Records for the task:

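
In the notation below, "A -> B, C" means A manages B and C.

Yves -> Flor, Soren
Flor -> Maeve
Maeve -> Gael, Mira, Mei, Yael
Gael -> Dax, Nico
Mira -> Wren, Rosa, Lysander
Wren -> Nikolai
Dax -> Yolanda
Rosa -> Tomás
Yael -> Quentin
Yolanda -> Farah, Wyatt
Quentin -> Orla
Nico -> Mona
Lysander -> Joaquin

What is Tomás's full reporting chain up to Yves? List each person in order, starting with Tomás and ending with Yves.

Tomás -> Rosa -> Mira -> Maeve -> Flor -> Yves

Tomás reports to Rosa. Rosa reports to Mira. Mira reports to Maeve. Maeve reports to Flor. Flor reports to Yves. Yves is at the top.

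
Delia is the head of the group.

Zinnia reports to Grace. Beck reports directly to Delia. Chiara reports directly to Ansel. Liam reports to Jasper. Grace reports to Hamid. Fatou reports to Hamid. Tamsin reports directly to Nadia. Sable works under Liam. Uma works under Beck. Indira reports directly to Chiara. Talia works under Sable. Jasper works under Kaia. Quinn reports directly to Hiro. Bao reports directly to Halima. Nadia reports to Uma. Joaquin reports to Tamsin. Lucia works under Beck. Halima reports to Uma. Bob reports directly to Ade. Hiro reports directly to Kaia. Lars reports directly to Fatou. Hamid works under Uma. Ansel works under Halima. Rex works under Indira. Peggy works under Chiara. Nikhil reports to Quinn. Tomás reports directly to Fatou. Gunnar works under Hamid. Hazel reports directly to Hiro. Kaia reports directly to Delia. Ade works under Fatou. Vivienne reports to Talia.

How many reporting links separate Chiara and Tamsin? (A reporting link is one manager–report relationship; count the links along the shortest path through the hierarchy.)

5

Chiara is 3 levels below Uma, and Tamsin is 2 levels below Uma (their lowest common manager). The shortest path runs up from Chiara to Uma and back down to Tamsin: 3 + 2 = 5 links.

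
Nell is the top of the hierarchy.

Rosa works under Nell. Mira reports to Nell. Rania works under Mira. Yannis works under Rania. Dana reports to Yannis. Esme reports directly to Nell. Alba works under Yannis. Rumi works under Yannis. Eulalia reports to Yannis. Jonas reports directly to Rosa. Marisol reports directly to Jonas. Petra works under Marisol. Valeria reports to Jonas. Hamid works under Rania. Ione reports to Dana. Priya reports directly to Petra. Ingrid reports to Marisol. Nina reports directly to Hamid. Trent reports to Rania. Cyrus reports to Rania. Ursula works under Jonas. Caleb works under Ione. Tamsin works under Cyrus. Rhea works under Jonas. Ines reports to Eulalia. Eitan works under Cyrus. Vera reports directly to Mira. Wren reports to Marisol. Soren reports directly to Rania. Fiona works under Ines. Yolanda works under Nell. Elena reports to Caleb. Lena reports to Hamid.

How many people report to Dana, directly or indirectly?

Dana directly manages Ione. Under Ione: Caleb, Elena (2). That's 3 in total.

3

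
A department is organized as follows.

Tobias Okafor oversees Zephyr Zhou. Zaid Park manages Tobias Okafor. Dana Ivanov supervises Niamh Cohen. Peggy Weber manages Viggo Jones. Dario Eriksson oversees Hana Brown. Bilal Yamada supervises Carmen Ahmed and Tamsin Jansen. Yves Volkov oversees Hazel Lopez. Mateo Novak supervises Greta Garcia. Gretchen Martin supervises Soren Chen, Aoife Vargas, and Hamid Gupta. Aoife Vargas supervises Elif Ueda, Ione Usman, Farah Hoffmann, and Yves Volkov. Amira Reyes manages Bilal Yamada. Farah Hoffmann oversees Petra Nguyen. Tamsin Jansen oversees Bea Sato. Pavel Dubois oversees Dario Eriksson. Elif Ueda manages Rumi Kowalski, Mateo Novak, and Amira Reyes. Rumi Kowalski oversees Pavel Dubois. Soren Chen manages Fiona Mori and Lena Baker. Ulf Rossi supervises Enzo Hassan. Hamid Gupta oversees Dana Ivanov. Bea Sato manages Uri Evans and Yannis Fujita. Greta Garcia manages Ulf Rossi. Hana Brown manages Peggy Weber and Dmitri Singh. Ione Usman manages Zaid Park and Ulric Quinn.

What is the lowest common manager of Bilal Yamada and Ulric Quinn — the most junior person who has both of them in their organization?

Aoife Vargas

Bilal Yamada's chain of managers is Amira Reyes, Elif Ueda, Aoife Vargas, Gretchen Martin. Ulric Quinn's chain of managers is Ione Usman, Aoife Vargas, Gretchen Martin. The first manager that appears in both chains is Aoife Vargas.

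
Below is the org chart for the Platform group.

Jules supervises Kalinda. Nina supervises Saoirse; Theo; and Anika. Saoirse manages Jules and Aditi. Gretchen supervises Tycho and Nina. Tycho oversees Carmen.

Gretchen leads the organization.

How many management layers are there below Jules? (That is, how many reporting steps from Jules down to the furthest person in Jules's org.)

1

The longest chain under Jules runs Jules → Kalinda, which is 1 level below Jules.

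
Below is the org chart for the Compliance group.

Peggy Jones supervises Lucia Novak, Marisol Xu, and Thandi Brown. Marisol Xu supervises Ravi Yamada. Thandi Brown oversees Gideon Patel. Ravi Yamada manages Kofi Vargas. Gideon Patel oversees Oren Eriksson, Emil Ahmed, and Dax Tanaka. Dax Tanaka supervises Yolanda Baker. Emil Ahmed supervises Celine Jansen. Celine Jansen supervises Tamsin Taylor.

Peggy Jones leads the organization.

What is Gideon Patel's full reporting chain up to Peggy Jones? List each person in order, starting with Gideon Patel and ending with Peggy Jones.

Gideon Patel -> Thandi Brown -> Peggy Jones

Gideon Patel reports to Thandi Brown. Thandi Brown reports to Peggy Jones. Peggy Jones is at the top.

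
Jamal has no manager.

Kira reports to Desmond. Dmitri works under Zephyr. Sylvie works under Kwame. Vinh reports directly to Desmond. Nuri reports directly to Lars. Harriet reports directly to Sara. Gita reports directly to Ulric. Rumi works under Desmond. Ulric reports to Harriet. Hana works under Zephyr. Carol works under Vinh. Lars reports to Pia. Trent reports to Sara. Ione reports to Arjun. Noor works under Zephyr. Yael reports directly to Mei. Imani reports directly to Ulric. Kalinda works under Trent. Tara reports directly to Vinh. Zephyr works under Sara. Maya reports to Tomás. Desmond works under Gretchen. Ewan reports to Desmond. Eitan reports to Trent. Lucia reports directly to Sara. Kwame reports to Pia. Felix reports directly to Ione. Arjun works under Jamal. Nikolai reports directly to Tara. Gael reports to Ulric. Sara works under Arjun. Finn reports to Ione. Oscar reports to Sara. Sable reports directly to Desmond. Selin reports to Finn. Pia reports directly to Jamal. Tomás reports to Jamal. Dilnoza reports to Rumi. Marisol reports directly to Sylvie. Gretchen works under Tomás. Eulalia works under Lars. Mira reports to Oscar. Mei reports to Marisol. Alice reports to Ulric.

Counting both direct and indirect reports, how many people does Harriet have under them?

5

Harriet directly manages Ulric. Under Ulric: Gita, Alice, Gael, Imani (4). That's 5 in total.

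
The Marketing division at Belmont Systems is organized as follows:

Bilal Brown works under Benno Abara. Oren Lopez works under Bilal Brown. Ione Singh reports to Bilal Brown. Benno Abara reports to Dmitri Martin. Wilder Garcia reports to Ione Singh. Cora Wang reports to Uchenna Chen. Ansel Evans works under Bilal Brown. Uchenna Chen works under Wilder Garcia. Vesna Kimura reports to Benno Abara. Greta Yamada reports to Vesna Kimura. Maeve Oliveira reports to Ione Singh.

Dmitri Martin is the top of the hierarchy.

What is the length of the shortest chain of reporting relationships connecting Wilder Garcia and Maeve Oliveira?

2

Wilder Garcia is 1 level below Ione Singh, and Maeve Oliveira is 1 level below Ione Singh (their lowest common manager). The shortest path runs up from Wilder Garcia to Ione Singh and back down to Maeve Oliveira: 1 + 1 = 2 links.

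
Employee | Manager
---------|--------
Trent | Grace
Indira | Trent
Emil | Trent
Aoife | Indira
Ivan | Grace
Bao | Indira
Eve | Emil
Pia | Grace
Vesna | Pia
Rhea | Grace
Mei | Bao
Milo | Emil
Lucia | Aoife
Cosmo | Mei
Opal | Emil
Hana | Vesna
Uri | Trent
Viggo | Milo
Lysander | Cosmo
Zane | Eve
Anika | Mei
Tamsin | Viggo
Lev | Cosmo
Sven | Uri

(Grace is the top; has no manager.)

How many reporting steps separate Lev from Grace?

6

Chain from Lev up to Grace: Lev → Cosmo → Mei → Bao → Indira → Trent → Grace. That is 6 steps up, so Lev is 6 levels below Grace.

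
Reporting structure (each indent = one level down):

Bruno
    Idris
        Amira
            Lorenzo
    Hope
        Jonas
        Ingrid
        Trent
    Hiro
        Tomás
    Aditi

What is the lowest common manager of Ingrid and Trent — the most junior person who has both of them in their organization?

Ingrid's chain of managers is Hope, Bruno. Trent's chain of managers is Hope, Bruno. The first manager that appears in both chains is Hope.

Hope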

Activity: Copy out precisely the lines from the line with "What is Gideon" to the line with "Kira reports to" in the material above, including those two lines and omitting all the rest.

Answer to this problem:
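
What is Gideon Patel's full reporting chain up to Peggy Jones? List each person in order, starting with Gideon Patel and ending with Peggy Jones.

Gideon Patel -> Thandi Brown -> Peggy Jones

Gideon Patel reports to Thandi Brown. Thandi Brown reports to Peggy Jones. Peggy Jones is at the top.

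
Jamal has no manager.

Kira reports to Desmond. Dmitri works under Zephyr. Sylvie works under Kwame. Vinh reports directly to Desmond. Nuri reports directly to Lars. Harriet reports directly to Sara. Gita reports directly to Ulric. Rumi works under Desmond. Ulric reports to Harriet. Hana works under Zephyr. Carol works under Vinh. Lars reports to Pia. Trent reports to Sara. Ione reports to Arjun. Noor works under Zephyr. Yael reports directly to Mei. Imani reports directly to Ulric. Kalinda works under Trent. Tara reports directly to Vinh. Zephyr works under Sara. Maya reports to Tomás. Desmond works under Gretchen. Ewan reports to Desmond. Eitan reports to Trent. Lucia reports directly to Sara. Kwame reports to Pia. Felix reports directly to Ione. Arjun works under Jamal. Nikolai reports directly to Tara. Gael reports to Ulric. Sara works under Arjun. Finn reports to Ione. Oscar reports to Sara. Sable reports directly to Desmond. Selin reports to Finn. Pia reports directly to Jamal. Tomás reports to Jamal. Dilnoza reports to Rumi. Marisol reports directly to Sylvie. Gretchen works under Tomás. Eulalia works under Lars. Mira reports to Oscar. Mei reports to Marisol. Alice reports to Ulric.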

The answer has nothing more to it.